[Dataset entries]

::::

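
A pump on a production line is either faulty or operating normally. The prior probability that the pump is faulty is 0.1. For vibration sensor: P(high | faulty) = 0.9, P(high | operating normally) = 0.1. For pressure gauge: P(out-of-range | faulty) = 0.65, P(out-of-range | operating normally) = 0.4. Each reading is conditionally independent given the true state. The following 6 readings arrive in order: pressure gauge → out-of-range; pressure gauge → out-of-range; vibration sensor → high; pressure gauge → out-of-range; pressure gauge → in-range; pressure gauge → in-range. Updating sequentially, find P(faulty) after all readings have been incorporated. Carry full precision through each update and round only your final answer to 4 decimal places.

0.5935

After pressure gauge='out-of-range': P(faulty) = 0.65·0.1000 / (0.65·0.1000 + 0.4·0.9000) ≈ 0.1529
After pressure gauge='out-of-range': P(faulty) = 0.65·0.1529 / (0.65·0.1529 + 0.4·0.8471) ≈ 0.2268
After vibration sensor='high': P(faulty) = 0.9·0.2268 / (0.9·0.2268 + 0.1·0.7732) ≈ 0.7253
After pressure gauge='out-of-range': P(faulty) = 0.65·0.7253 / (0.65·0.7253 + 0.4·0.2747) ≈ 0.8110
After pressure gauge='in-range': P(faulty) = 0.35·0.8110 / (0.35·0.8110 + 0.6·0.1890) ≈ 0.7145
After pressure gauge='in-range': P(faulty) = 0.35·0.7145 / (0.35·0.7145 + 0.6·0.2855) ≈ 0.5935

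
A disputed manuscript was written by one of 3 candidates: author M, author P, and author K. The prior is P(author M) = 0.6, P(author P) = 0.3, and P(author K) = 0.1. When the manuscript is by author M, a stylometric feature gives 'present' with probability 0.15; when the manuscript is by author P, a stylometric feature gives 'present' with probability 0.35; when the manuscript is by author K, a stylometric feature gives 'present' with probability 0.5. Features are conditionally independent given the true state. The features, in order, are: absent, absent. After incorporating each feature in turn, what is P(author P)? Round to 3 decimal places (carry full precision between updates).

0.217

After 'absent': normaliser = 0.85·0.6000 + 0.65·0.3000 + 0.5·0.1000; P(author M) ≈ 0.6755, P(author P) ≈ 0.2583, P(author K) ≈ 0.0662
After 'absent': normaliser = 0.85·0.6755 + 0.65·0.2583 + 0.5·0.0662; P(author M) ≈ 0.7407, P(author P) ≈ 0.2166, P(author K) ≈ 0.0427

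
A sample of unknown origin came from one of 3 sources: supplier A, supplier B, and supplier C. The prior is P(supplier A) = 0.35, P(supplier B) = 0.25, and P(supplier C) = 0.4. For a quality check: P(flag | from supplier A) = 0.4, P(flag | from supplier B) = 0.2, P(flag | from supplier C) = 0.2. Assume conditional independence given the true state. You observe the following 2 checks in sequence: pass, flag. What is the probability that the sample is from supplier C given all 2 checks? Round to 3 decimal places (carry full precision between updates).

0.340

After 'pass': normaliser = 0.6·0.3500 + 0.8·0.2500 + 0.8·0.4000; P(supplier A) ≈ 0.2877, P(supplier B) ≈ 0.2740, P(supplier C) ≈ 0.4384
After 'flag': normaliser = 0.4·0.2877 + 0.2·0.2740 + 0.2·0.4384; P(supplier A) ≈ 0.4468, P(supplier B) ≈ 0.2128, P(supplier C) ≈ 0.3404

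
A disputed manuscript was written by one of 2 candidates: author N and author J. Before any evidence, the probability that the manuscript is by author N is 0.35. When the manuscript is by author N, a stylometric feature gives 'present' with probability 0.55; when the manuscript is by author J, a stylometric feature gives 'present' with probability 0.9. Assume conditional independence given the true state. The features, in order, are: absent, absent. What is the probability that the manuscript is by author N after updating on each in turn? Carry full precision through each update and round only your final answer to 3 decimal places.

0.916

Apply Bayes' rule sequentially, carrying P(author N) forward.
After 'absent': P(author N) = 0.45·0.3500 / (0.45·0.3500 + 0.1·0.6500) ≈ 0.7079
After 'absent': P(author N) = 0.45·0.7079 / (0.45·0.7079 + 0.1·0.2921) ≈ 0.9160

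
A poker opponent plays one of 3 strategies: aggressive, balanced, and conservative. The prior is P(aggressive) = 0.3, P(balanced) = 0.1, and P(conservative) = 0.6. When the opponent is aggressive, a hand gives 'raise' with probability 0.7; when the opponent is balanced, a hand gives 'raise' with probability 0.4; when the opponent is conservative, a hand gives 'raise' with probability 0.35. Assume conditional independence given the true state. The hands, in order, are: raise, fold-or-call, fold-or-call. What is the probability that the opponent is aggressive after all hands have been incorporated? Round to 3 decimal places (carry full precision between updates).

0.155

Apply Bayes' rule sequentially, carrying P(aggressive) forward.
After 'raise': normaliser = 0.7·0.3000 + 0.4·0.1000 + 0.35·0.6000; P(aggressive) ≈ 0.4565, P(balanced) ≈ 0.0870, P(conservative) ≈ 0.4565
After 'fold-or-call': normaliser = 0.3·0.4565 + 0.6·0.0870 + 0.65·0.4565; P(aggressive) ≈ 0.2819, P(balanced) ≈ 0.1074, P(conservative) ≈ 0.6107
After 'fold-or-call': normaliser = 0.3·0.2819 + 0.6·0.1074 + 0.65·0.6107; P(aggressive) ≈ 0.1549, P(balanced) ≈ 0.1180, P(conservative) ≈ 0.7271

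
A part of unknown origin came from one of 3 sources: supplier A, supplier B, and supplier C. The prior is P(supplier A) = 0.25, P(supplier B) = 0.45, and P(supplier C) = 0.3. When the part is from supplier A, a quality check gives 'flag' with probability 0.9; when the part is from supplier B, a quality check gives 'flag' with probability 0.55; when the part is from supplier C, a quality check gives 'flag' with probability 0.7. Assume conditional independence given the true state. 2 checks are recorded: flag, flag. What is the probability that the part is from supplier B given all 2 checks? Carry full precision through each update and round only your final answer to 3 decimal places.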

::::

- [Task statement] When you reach the end of the data, write every line out again verbatim.

- [Result of this exercise]
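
A pump on a production line is either faulty or operating normally. The prior probability that the pump is faulty is 0.1. For vibration sensor: P(high | faulty) = 0.9, P(high | operating normally) = 0.1. For pressure gauge: P(out-of-range | faulty) = 0.65, P(out-of-range | operating normally) = 0.4. Each reading is conditionally independent given the true state. The following 6 readings arrive in order: pressure gauge → out-of-range; pressure gauge → out-of-range; vibration sensor → high; pressure gauge → out-of-range; pressure gauge → in-range; pressure gauge → in-range. Updating sequentially, find P(faulty) after all readings have been incorporated. Carry full precision through each update and round only your final answer to 4 decimal places.

0.5935

After pressure gauge='out-of-range': P(faulty) = 0.65·0.1000 / (0.65·0.1000 + 0.4·0.9000) ≈ 0.1529
After pressure gauge='out-of-range': P(faulty) = 0.65·0.1529 / (0.65·0.1529 + 0.4·0.8471) ≈ 0.2268
After vibration sensor='high': P(faulty) = 0.9·0.2268 / (0.9·0.2268 + 0.1·0.7732) ≈ 0.7253
After pressure gauge='out-of-range': P(faulty) = 0.65·0.7253 / (0.65·0.7253 + 0.4·0.2747) ≈ 0.8110
After pressure gauge='in-range': P(faulty) = 0.35·0.8110 / (0.35·0.8110 + 0.6·0.1890) ≈ 0.7145
After pressure gauge='in-range': P(faulty) = 0.35·0.7145 / (0.35·0.7145 + 0.6·0.2855) ≈ 0.5935

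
A disputed manuscript was written by one of 3 candidates: author M, author P, and author K. The prior is P(author M) = 0.6, P(author P) = 0.3, and P(author K) = 0.1. When the manuscript is by author M, a stylometric feature gives 'present' with probability 0.15; when the manuscript is by author P, a stylometric feature gives 'present' with probability 0.35; when the manuscript is by author K, a stylometric feature gives 'present' with probability 0.5. Features are conditionally independent given the true state. The features, in order, are: absent, absent. After incorporating each feature in turn, what is P(author P)? Round to 3 decimal places (carry full precision between updates).

0.217

After 'absent': normaliser = 0.85·0.6000 + 0.65·0.3000 + 0.5·0.1000; P(author M) ≈ 0.6755, P(author P) ≈ 0.2583, P(author K) ≈ 0.0662
After 'absent': normaliser = 0.85·0.6755 + 0.65·0.2583 + 0.5·0.0662; P(author M) ≈ 0.7407, P(author P) ≈ 0.2166, P(author K) ≈ 0.0427

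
A sample of unknown origin came from one of 3 sources: supplier A, supplier B, and supplier C. The prior is P(supplier A) = 0.35, P(supplier B) = 0.25, and P(supplier C) = 0.4. For a quality check: P(flag | from supplier A) = 0.4, P(flag | from supplier B) = 0.2, P(flag | from supplier C) = 0.2. Assume conditional independence given the true state. You observe the following 2 checks in sequence: pass, flag. What is the probability that the sample is from supplier C given all 2 checks? Round to 3 decimal places (carry full precision between updates).

0.340

After 'pass': normaliser = 0.6·0.3500 + 0.8·0.2500 + 0.8·0.4000; P(supplier A) ≈ 0.2877, P(supplier B) ≈ 0.2740, P(supplier C) ≈ 0.4384
After 'flag': normaliser = 0.4·0.2877 + 0.2·0.2740 + 0.2·0.4384; P(supplier A) ≈ 0.4468, P(supplier B) ≈ 0.2128, P(supplier C) ≈ 0.3404

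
A disputed manuscript was written by one of 2 candidates: author N and author J. Before any evidence, the probability that the manuscript is by author N is 0.35. When the manuscript is by author N, a stylometric feature gives 'present' with probability 0.55; when the manuscript is by author J, a stylometric feature gives 'present' with probability 0.9. Assume conditional independence given the true state. The features, in order, are: absent, absent. What is the probability that the manuscript is by author N after updating on each in turn? Carry full precision through each update and round only your final answer to 3 decimal places.

0.916

Apply Bayes' rule sequentially, carrying P(author N) forward.
After 'absent': P(author N) = 0.45·0.3500 / (0.45·0.3500 + 0.1·0.6500) ≈ 0.7079
After 'absent': P(author N) = 0.45·0.7079 / (0.45·0.7079 + 0.1·0.2921) ≈ 0.9160

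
A poker opponent plays one of 3 strategies: aggressive, balanced, and conservative. The prior is P(aggressive) = 0.3, P(balanced) = 0.1, and P(conservative) = 0.6. When the opponent is aggressive, a hand gives 'raise' with probability 0.7; when the opponent is balanced, a hand gives 'raise' with probability 0.4; when the opponent is conservative, a hand gives 'raise' with probability 0.35. Assume conditional independence given the true state. The hands, in order, are: raise, fold-or-call, fold-or-call. What is the probability that the opponent is aggressive after all hands have been incorporated? Round to 3 decimal places (carry full precision between updates).

0.155

Apply Bayes' rule sequentially, carrying P(aggressive) forward.
After 'raise': normaliser = 0.7·0.3000 + 0.4·0.1000 + 0.35·0.6000; P(aggressive) ≈ 0.4565, P(balanced) ≈ 0.0870, P(conservative) ≈ 0.4565
After 'fold-or-call': normaliser = 0.3·0.4565 + 0.6·0.0870 + 0.65·0.4565; P(aggressive) ≈ 0.2819, P(balanced) ≈ 0.1074, P(conservative) ≈ 0.6107
After 'fold-or-call': normaliser = 0.3·0.2819 + 0.6·0.1074 + 0.65·0.6107; P(aggressive) ≈ 0.1549, P(balanced) ≈ 0.1180, P(conservative) ≈ 0.7271

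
A part of unknown origin came from one of 3 sources: supplier A, supplier B, and supplier C. The prior is P(supplier A) = 0.25, P(supplier B) = 0.45, and P(supplier C) = 0.3. When the part is from supplier A, a quality check gives 'flag' with probability 0.9; when the part is from supplier B, a quality check gives 'flag' with probability 0.55; when the part is from supplier C, a quality check gives 'flag' with probability 0.7. Assume conditional independence given the true state. 2 checks are recorded: flag, flag. What is the probability that the part is from supplier B given all 2 checks? Carry full precision through each update and round only your final answer to 3 decimal places.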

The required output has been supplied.